Problem statement: Please give nothing except the number of lines in the records below that include the word "worlds".
▼
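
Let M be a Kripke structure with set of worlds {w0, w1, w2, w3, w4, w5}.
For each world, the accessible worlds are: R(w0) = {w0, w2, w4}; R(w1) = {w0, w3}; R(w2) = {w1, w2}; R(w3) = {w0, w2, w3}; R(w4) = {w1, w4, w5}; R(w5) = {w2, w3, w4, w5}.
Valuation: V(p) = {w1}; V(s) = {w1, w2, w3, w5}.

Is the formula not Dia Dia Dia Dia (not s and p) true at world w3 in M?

At w3: Dia Dia Dia Dia (not s and p) is false, so not Dia Dia Dia Dia (not s and p) is true.
  At w3: Dia Dia Dia Dia (not s and p) requires Dia Dia Dia (not s and p) at some successor in {w0, w2, w3}.
    At w0: Dia Dia Dia (not s and p) is false.
    At w2: Dia Dia Dia (not s and p) is false.
    At w3: Dia Dia Dia (not s and p) is false.
  So Dia Dia Dia Dia (not s and p) is false at w3.

Yes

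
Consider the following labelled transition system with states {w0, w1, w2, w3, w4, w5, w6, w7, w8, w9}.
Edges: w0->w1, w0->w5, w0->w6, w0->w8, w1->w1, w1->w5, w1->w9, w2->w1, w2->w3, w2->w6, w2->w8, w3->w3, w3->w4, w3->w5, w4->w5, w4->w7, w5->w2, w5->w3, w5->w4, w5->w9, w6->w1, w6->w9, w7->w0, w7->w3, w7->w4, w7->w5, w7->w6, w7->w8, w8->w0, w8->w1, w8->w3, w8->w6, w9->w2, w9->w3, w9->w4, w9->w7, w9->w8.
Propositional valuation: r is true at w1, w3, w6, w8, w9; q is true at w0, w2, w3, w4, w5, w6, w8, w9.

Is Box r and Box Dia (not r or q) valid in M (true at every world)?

No

Let φ = Box r and Box Dia (not r or q). Evaluate φ at each world:
  w0 (successors {w1, w5, w6, w8}): φ is false.
  w1 (successors {w1, w5, w9}): φ is false.
  w2 (successors {w1, w3, w6, w8}): φ is true.
  w3 (successors {w3, w4, w5}): φ is false.
  w4 (successors {w5, w7}): φ is false.
  w5 (successors {w2, w3, w4, w9}): φ is false.
  w6 (successors {w1, w9}): φ is true.
  w7 (successors {w0, w3, w4, w5, w6, w8}): φ is false.
  w8 (successors {w0, w1, w3, w6}): φ is false.
  w9 (successors {w2, w3, w4, w7, w8}): φ is false.
Detail at w0 (counterexample):
  At w0: Box r is false, Box Dia (not r or q) is true, so Box r and Box Dia (not r or q) is false.
    At w0: Box r requires r at every successor {w1, w5, w6, w8}.
      r fails at w5, so Box r is false at w0.
    At w0: Box Dia (not r or q) requires Dia (not r or q) at every successor {w1, w5, w6, w8}.
      At w1: Dia (not r or q) is true.
      At w5: Dia (not r or q) is true.
      At w6: Dia (not r or q) is true.
      At w8: Dia (not r or q) is true.
    So Box Dia (not r or q) is true at w0.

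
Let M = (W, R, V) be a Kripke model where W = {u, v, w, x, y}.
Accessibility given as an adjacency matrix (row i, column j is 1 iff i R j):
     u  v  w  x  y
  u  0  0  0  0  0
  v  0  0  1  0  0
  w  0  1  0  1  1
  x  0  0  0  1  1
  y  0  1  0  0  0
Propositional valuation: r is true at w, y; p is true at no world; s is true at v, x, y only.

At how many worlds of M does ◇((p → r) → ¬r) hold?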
▲
Your response: 3